YOUR GOAL:
In the data below, find every line with the string "sources" and pull it out.

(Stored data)
□ □ □ □

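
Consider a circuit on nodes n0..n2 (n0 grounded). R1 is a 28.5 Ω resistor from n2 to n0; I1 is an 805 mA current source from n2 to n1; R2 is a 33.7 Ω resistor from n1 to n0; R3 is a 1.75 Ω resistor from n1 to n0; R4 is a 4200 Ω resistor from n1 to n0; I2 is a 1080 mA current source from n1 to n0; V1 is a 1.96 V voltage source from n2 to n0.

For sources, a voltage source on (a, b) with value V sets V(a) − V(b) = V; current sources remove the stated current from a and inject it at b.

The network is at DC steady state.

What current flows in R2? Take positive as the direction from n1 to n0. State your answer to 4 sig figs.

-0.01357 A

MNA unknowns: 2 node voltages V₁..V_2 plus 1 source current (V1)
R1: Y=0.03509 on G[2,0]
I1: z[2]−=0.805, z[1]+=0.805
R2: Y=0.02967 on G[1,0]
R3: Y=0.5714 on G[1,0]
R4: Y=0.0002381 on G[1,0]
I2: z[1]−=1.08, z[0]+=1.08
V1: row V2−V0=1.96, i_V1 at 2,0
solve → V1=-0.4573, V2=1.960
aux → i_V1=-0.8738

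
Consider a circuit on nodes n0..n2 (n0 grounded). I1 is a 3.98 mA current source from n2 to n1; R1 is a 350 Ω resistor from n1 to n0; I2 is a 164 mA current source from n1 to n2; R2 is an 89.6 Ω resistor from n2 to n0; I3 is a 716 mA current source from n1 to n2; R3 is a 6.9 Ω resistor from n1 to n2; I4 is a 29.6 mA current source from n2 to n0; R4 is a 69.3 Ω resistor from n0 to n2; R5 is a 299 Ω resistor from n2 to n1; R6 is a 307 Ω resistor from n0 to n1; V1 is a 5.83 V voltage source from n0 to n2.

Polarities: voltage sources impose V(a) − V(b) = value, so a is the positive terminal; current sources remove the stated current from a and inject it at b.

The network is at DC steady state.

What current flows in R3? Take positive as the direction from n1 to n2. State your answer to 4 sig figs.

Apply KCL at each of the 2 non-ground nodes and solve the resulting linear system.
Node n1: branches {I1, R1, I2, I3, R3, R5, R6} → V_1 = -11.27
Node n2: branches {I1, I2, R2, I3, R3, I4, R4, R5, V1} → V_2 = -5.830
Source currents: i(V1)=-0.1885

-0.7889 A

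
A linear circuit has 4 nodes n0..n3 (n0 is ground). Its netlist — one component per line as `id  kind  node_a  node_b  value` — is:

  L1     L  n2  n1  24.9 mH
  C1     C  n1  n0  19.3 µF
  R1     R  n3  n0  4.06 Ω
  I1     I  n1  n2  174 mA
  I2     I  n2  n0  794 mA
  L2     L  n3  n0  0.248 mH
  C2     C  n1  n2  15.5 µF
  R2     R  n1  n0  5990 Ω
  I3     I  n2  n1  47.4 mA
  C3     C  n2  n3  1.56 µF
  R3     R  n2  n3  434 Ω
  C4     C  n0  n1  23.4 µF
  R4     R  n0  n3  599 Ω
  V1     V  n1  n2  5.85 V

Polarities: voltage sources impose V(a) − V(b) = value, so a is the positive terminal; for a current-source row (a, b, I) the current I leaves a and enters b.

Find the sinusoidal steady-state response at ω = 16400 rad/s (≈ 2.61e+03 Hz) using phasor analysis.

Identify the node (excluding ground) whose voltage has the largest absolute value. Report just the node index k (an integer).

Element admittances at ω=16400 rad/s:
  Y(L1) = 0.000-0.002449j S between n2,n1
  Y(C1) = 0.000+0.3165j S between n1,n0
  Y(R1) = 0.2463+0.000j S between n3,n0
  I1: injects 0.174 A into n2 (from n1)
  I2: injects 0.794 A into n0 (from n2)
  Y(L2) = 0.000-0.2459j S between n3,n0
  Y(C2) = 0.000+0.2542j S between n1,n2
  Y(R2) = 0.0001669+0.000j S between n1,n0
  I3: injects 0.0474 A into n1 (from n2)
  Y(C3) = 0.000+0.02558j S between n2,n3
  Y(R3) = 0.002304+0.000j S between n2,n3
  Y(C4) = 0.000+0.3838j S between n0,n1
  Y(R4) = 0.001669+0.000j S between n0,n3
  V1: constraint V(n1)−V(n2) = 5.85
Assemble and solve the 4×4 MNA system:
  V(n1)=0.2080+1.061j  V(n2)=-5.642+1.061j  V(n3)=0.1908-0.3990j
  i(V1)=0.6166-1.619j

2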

□ □ □ □

TASK ANSWER:
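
For sources, a voltage source on (a, b) with value V sets V(a) − V(b) = V; current sources remove the stated current from a and inject it at b.
Polarities: voltage sources impose V(a) − V(b) = value, so a is the positive terminal; current sources remove the stated current from a and inject it at b.
Polarities: voltage sources impose V(a) − V(b) = value, so a is the positive terminal; for a current-source row (a, b, I) the current I leaves a and enters b.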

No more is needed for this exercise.